→ TASK STATEMENT
Lines before the one containing "s1 --0--> s0" are to be left out; that line and every line after it, through the last line below, are to be reproduced exactly.

== Segment start ==

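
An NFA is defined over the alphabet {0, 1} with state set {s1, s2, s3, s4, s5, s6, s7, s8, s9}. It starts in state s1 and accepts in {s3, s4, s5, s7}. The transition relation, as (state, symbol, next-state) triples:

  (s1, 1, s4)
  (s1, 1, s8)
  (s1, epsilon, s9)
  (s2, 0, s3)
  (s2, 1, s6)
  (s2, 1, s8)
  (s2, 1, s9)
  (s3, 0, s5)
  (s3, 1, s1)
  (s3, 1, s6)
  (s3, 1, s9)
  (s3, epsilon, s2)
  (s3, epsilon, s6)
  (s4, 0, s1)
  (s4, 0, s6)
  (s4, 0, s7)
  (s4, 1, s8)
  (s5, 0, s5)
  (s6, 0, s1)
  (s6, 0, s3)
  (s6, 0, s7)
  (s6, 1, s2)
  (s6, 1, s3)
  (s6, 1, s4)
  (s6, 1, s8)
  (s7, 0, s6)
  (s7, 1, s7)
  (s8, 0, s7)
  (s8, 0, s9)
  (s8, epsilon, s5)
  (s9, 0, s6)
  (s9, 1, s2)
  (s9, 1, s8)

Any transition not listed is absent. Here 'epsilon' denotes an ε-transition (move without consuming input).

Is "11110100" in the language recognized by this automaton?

Start: ε-closure({s1}) = {s1, s9}.
Read '1': {s1, s9} → {s2, s4, s5, s8}.
Read '1': {s2, s4, s5, s8} → {s5, s6, s8, s9}.
Read '1': {s5, s6, s8, s9} → {s2, s3, s4, s5, s6, s8}.
Read '1': {s2, s3, s4, s5, s6, s8} → {s1, s2, s3, s4, s5, s6, s8, s9}.
Read '0': {s1, s2, s3, s4, s5, s6, s8, s9} → {s1, s2, s3, s5, s6, s7, s9}.
Read '1': {s1, s2, s3, s5, s6, s7, s9} → {s1, s2, s3, s4, s5, s6, s7, s8, s9}.
Read '0': {s1, s2, s3, s4, s5, s6, s7, s8, s9} → {s1, s2, s3, s5, s6, s7, s9}.
Read '0': {s1, s2, s3, s5, s6, s7, s9} → {s1, s2, s3, s5, s6, s7, s9}.
The final set {s1, s2, s3, s5, s6, s7, s9} contains the accepting states s3, s5, s7.

Yes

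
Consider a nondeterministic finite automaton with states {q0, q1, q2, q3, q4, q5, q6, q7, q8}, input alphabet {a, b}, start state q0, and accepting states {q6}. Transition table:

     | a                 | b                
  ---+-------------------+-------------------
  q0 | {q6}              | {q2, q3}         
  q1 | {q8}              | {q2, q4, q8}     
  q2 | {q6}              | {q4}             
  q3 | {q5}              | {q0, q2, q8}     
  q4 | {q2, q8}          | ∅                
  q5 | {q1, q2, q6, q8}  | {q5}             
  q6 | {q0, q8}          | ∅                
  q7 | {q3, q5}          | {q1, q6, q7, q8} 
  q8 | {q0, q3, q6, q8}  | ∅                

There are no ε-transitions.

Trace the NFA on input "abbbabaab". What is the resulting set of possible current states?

Start in {q0}.
Read 'a': {q0} → {q6}.
Read 'b': {q6} → ∅.
The set is empty and remains empty for the remaining 7 symbols.

∅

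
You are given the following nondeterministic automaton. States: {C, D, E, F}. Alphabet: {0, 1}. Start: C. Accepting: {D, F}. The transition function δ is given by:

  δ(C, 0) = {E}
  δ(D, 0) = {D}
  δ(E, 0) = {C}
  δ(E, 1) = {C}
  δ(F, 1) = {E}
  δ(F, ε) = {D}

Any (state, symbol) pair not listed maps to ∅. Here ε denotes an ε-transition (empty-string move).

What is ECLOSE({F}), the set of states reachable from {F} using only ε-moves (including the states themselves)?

Begin with {F}.
ε-move F → D; add D.

{D, F}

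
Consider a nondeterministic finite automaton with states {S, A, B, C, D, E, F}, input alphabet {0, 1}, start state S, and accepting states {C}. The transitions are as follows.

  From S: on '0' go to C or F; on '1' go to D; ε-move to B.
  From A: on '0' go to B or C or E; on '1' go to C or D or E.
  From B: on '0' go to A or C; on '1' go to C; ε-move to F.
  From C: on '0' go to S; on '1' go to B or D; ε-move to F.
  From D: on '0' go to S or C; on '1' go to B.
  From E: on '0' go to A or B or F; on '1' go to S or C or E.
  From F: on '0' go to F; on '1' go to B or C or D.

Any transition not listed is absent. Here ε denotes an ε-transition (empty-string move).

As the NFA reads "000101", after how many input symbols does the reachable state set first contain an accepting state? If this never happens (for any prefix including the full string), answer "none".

1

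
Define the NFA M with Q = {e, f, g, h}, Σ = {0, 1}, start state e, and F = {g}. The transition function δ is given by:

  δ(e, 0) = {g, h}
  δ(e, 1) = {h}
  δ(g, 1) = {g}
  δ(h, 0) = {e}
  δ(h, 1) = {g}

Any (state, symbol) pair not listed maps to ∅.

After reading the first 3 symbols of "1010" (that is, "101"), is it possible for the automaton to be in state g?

No

Start in {e}.
Read '1': e→{h}; now {h}.
Read '0': h→{e}; now {e}.
Read '1': e→{h}; now {h}.
State g is not in {h}.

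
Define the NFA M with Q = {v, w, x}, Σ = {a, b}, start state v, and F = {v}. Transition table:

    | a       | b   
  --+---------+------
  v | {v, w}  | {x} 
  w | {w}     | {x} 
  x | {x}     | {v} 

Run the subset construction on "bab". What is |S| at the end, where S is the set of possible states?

Start in {v}.
Read 'b': v→{x}; now {x}.
Read 'a': x→{x}; now {x}.
Read 'b': x→{v}; now {v}.
That set has 1 state.

1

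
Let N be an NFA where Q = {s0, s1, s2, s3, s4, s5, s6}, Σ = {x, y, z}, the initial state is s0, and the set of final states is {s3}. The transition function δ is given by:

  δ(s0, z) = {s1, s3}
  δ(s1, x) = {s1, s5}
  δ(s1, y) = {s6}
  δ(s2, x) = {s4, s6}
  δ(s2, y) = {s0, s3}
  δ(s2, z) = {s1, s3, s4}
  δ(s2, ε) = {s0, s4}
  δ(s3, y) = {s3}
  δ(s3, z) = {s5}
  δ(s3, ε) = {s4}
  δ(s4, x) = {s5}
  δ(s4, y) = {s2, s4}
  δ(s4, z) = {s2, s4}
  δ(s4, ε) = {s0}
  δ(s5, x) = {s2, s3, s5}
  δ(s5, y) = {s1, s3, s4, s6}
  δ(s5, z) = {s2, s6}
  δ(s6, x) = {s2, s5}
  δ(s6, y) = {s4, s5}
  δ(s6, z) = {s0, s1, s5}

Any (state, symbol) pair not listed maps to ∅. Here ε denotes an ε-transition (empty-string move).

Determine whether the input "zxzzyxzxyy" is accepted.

Start in {s0}.
Read 'z': s0→{s1, s3}; union {s1, s3}; ε-closure = {s0, s1, s3, s4}.
Read 'x': s0→∅, s1→{s1, s5}, s3→∅, s4→{s5}; now {s1, s5}.
Read 'z': s1→∅, s5→{s2, s6}; union {s2, s6}; ε-closure = {s0, s2, s4, s6}.
Read 'z': s0→{s1, s3}, s2→{s1, s3, s4}, s4→{s2, s4}, s6→{s0, s1, s5}; now {s0, s1, s2, s3, s4, s5}.
Read 'y': s0→∅, s1→{s6}, s2→{s0, s3}, s3→{s3}, s4→{s2, s4}, s5→{s1, s3, s4, s6}; now {s0, s1, s2, s3, s4, s6}.
Read 'x': s0→∅, s1→{s1, s5}, s2→{s4, s6}, s3→∅, s4→{s5}, s6→{s2, s5}; union {s1, s2, s4, s5, s6}; ε-closure = {s0, s1, s2, s4, s5, s6}.
Read 'z': s0→{s1, s3}, s1→∅, s2→{s1, s3, s4}, s4→{s2, s4}, s5→{s2, s6}, s6→{s0, s1, s5}; now {s0, s1, s2, s3, s4, s5, s6}.
Read 'x': s0→∅, s1→{s1, s5}, s2→{s4, s6}, s3→∅, s4→{s5}, s5→{s2, s3, s5}, s6→{s2, s5}; union {s1, s2, s3, s4, s5, s6}; ε-closure = {s0, s1, s2, s3, s4, s5, s6}.
Read 'y': s0→∅, s1→{s6}, s2→{s0, s3}, s3→{s3}, s4→{s2, s4}, s5→{s1, s3, s4, s6}, s6→{s4, s5}; now {s0, s1, s2, s3, s4, s5, s6}.
Read 'y': s0→∅, s1→{s6}, s2→{s0, s3}, s3→{s3}, s4→{s2, s4}, s5→{s1, s3, s4, s6}, s6→{s4, s5}; now {s0, s1, s2, s3, s4, s5, s6}.
The final set {s0, s1, s2, s3, s4, s5, s6} contains the accepting state s3.

Yes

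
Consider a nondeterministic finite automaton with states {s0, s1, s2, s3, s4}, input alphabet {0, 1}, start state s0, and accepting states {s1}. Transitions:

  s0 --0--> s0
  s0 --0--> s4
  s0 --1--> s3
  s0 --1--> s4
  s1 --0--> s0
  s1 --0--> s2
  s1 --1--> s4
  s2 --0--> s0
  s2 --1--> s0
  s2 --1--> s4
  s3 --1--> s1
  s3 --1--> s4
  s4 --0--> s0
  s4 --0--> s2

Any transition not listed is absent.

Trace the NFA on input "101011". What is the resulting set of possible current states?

Start in {s0}.
Read '1': {s0} → {s3, s4}.
Read '0': {s3, s4} → {s0, s2}.
Read '1': {s0, s2} → {s0, s3, s4}.
Read '0': {s0, s3, s4} → {s0, s2, s4}.
Read '1': {s0, s2, s4} → {s0, s3, s4}.
Read '1': {s0, s3, s4} → {s1, s3, s4}.

{s1, s3, s4}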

== Segment end ==

→ SOLUTION
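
  s1 --0--> s0
  s1 --0--> s2
  s1 --1--> s4
  s2 --0--> s0
  s2 --1--> s0
  s2 --1--> s4
  s3 --1--> s1
  s3 --1--> s4
  s4 --0--> s0
  s4 --0--> s2

Any transition not listed is absent.

Trace the NFA on input "101011". What is the resulting set of possible current states?

Start in {s0}.
Read '1': {s0} → {s3, s4}.
Read '0': {s3, s4} → {s0, s2}.
Read '1': {s0, s2} → {s0, s3, s4}.
Read '0': {s0, s3, s4} → {s0, s2, s4}.
Read '1': {s0, s2, s4} → {s0, s3, s4}.
Read '1': {s0, s3, s4} → {s1, s3, s4}.

{s1, s3, s4}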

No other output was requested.